Stored data entries
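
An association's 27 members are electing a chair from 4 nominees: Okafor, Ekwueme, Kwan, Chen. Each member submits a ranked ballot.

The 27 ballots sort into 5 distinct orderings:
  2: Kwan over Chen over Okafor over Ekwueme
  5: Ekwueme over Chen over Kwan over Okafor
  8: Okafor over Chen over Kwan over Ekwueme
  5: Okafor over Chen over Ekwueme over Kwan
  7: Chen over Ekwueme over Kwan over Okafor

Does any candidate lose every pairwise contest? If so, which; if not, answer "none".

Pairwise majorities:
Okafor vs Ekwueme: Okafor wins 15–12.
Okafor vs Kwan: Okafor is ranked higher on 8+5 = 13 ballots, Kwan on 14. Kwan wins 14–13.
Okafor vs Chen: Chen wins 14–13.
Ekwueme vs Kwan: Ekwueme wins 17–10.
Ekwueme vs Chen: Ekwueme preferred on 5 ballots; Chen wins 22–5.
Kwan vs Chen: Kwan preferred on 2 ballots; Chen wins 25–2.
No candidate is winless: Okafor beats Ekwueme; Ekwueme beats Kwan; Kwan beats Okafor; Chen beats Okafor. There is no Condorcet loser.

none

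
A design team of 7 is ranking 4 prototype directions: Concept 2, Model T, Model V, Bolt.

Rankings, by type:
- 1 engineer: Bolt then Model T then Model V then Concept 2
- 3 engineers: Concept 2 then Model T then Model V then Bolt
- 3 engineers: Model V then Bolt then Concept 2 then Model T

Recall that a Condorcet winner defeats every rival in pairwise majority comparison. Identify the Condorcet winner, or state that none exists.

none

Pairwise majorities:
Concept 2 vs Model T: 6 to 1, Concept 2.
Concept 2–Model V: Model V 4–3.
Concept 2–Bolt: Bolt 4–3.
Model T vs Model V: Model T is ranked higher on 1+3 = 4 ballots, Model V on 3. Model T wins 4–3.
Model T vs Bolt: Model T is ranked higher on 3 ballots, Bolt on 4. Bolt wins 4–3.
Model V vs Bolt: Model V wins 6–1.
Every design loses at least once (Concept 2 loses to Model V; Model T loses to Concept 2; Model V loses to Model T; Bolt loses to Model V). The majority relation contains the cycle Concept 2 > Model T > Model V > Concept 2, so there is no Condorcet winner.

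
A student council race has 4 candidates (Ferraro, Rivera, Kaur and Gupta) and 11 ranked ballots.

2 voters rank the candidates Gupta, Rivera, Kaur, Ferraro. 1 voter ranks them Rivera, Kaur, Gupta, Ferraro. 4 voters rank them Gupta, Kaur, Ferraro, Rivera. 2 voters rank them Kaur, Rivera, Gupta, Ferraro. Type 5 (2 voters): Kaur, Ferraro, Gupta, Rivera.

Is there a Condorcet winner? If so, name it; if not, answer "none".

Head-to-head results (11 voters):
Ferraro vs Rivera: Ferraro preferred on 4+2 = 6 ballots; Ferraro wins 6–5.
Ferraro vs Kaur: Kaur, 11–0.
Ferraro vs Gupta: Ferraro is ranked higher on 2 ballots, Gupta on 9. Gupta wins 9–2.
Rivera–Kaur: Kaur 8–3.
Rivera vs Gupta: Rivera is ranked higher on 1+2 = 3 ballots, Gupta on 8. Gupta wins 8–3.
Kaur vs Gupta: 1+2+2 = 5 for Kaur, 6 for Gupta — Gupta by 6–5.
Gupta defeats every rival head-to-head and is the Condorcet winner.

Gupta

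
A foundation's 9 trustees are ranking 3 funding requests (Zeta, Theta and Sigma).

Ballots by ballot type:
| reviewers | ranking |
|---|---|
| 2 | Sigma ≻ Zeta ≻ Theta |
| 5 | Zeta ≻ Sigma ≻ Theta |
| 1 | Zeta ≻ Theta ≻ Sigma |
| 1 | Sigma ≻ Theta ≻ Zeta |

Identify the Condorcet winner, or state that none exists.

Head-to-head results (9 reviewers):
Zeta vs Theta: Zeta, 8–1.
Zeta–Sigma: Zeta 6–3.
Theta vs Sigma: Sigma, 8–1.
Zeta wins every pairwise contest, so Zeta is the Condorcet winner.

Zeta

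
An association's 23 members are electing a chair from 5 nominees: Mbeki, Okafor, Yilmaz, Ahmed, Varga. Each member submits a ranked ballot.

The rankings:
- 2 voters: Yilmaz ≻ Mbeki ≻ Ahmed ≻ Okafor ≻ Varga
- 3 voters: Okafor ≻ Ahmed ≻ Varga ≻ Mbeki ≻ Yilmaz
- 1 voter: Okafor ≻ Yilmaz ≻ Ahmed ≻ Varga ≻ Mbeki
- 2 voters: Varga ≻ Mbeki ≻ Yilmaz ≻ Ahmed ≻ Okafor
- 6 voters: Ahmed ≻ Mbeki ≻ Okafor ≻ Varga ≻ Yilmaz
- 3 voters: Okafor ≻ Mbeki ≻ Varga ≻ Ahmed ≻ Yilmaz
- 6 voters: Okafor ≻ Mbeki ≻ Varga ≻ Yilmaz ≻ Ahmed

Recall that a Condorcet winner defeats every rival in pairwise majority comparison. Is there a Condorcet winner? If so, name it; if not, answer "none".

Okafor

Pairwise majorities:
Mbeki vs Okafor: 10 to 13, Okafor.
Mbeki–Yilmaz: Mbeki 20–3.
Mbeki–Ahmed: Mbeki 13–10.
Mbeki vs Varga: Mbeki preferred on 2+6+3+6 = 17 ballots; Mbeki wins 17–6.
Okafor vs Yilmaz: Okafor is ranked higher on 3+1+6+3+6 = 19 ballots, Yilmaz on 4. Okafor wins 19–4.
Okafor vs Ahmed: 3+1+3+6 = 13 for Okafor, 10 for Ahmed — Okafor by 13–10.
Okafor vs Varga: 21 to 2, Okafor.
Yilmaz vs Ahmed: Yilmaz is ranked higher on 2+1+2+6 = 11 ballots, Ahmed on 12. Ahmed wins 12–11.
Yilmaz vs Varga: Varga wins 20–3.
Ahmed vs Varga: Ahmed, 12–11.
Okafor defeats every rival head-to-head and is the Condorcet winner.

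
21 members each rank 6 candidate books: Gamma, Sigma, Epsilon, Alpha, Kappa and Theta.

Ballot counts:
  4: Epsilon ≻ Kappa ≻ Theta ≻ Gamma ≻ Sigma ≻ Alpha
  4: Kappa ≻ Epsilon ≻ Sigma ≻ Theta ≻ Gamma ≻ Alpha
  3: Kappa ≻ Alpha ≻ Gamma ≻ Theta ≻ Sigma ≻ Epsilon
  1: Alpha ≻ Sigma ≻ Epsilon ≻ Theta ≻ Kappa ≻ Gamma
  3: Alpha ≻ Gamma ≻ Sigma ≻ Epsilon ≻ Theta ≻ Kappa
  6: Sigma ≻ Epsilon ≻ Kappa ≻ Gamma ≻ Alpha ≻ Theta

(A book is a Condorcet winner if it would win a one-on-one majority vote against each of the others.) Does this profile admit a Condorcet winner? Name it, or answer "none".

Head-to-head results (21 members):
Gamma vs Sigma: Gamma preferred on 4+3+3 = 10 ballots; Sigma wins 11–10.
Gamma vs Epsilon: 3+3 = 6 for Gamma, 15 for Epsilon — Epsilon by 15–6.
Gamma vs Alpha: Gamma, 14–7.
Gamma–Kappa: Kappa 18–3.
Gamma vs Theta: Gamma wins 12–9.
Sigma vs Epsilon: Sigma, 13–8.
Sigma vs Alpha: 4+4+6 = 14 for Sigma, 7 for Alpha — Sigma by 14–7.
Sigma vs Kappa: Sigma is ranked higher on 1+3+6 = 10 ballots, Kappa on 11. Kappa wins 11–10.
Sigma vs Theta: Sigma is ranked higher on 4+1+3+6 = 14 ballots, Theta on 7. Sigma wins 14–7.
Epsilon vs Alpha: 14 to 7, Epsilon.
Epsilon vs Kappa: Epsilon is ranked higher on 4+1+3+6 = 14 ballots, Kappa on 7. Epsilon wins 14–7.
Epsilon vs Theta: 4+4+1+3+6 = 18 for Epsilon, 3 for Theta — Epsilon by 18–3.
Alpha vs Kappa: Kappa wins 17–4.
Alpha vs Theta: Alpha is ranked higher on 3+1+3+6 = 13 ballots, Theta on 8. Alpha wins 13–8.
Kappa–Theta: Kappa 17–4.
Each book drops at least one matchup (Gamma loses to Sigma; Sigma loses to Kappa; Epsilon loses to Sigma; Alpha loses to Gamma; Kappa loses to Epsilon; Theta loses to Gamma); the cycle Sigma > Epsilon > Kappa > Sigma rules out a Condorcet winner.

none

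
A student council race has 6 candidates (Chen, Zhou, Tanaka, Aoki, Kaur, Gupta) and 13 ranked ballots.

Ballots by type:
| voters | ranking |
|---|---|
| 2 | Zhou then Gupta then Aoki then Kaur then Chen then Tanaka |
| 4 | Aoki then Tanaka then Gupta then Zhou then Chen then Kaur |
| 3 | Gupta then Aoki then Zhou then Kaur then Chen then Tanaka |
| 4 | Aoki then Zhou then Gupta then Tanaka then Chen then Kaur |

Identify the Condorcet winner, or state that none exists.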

**What is required**
Give the count of lines in the data shown above that contain "chair", and nothing else.

**Worked solution**
2